## ABOUT THIS TASK
Nothing in the entries may change when they are transcribed.

Saved entries:
☆ ☆ ☆ ☆ ☆
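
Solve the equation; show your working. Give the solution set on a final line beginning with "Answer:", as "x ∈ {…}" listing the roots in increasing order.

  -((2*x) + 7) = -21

Step 1. [-((2*x) + 7) = -21] LHS negated; negate both sides ⇒ neg: (2*x) + 7 = 21.
Step 2. [(2*x) + 7 = 21] peel the +7: subtract 7 from each side ⇒ sub: 2*x = 14.
Step 3. [2*x = 14] LHS = 2·(…); ÷2 both sides, so div: x = 7.

Answer: x ∈ {7}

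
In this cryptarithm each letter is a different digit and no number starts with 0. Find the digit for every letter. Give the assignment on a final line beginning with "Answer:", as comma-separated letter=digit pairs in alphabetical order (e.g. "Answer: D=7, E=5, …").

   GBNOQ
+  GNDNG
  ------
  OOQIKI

Step 1. [col 1: Q + G ≡ I (mod 10)] column 1 (Q + G ≡ I (mod 10), carry-in 0) doesn't pin G yet; pick G=5 and continue. So G=5.
Step 2. [col 1: Q + G ≡ I (mod 10)] column 1 (Q + G ≡ I (mod 10), carry-in 0) doesn't pin Q yet; pick Q=4 and continue. So Q=4.
Step 3. [col 1: Q + G ≡ I (mod 10)] column 1: given Q=4, G=5, carry-in 0, and digits 4,5 already taken and all letters distinct, Q+G≡I (mod 10) forces I=9. So I=9.
Step 4. [col 2: O + N ≡ K (mod 10)] K=7 is one option consistent with column 2 (O + N ≡ K (mod 10), carry-in 0) — take it. So K=7.
Step 5. [col 2: O + N ≡ K (mod 10)] no forcing yet in column 2 (carry-in 0); N=6 is free and consistent — try it ⇒ N=6.
Step 6. [col 2: O + N ≡ K (mod 10)] column 2: given N=6, K=7, carry-in 0, and digits 4,5,6,7,9 already taken and all letters distinct, O+N≡K (mod 10) forces O=1 ⇒ O=1.
Step 7. [col 3: N + D ≡ I (mod 10)] column 3 reads N+D+carry(0)=I with N=6, I=9; with digits 1,4,5,6,7,9 already taken and all letters distinct, the only value for D is 3, so D=3.
Step 8. [col 4: B + N ≡ Q (mod 10)] column 4: given N=6, Q=4, carry-in 0, and digits 1,3,4,5,6,7,9 already taken and all letters distinct, B+N≡Q (mod 10) forces B=8, so B=8.

Answer: B=8, D=3, G=5, I=9, K=7, N=6, O=1, Q=4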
☆ ☆ ☆ ☆ ☆
## SOLUTION FOR THIS TASK
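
Solve the equation; show your working. Give the solution set on a final line beginning with "Answer:", as "x ∈ {…}" listing the roots in increasing order.

  -((2*x) + 7) = -21

Step 1. [-((2*x) + 7) = -21] LHS negated; negate both sides ⇒ neg: (2*x) + 7 = 21.
Step 2. [(2*x) + 7 = 21] peel the +7: subtract 7 from each side ⇒ sub: 2*x = 14.
Step 3. [2*x = 14] LHS = 2·(…); ÷2 both sides, so div: x = 7.

Answer: x ∈ {7}

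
In this cryptarithm each letter is a different digit and no number starts with 0. Find the digit for every letter. Give the assignment on a final line beginning with "Answer:", as comma-separated letter=digit pairs in alphabetical order (e.g. "Answer: D=7, E=5, …").

   GBNOQ
+  GNDNG
  ------
  OOQIKI

Step 1. [col 1: Q + G ≡ I (mod 10)] column 1 (Q + G ≡ I (mod 10), carry-in 0) doesn't pin G yet; pick G=5 and continue. So G=5.
Step 2. [col 1: Q + G ≡ I (mod 10)] column 1 (Q + G ≡ I (mod 10), carry-in 0) doesn't pin Q yet; pick Q=4 and continue. So Q=4.
Step 3. [col 1: Q + G ≡ I (mod 10)] column 1: given Q=4, G=5, carry-in 0, and digits 4,5 already taken and all letters distinct, Q+G≡I (mod 10) forces I=9. So I=9.
Step 4. [col 2: O + N ≡ K (mod 10)] K=7 is one option consistent with column 2 (O + N ≡ K (mod 10), carry-in 0) — take it. So K=7.
Step 5. [col 2: O + N ≡ K (mod 10)] no forcing yet in column 2 (carry-in 0); N=6 is free and consistent — try it ⇒ N=6.
Step 6. [col 2: O + N ≡ K (mod 10)] column 2: given N=6, K=7, carry-in 0, and digits 4,5,6,7,9 already taken and all letters distinct, O+N≡K (mod 10) forces O=1 ⇒ O=1.
Step 7. [col 3: N + D ≡ I (mod 10)] column 3 reads N+D+carry(0)=I with N=6, I=9; with digits 1,4,5,6,7,9 already taken and all letters distinct, the only value for D is 3, so D=3.
Step 8. [col 4: B + N ≡ Q (mod 10)] column 4: given N=6, Q=4, carry-in 0, and digits 1,3,4,5,6,7,9 already taken and all letters distinct, B+N≡Q (mod 10) forces B=8, so B=8.

Answer: B=8, D=3, G=5, I=9, K=7, N=6, O=1, Q=4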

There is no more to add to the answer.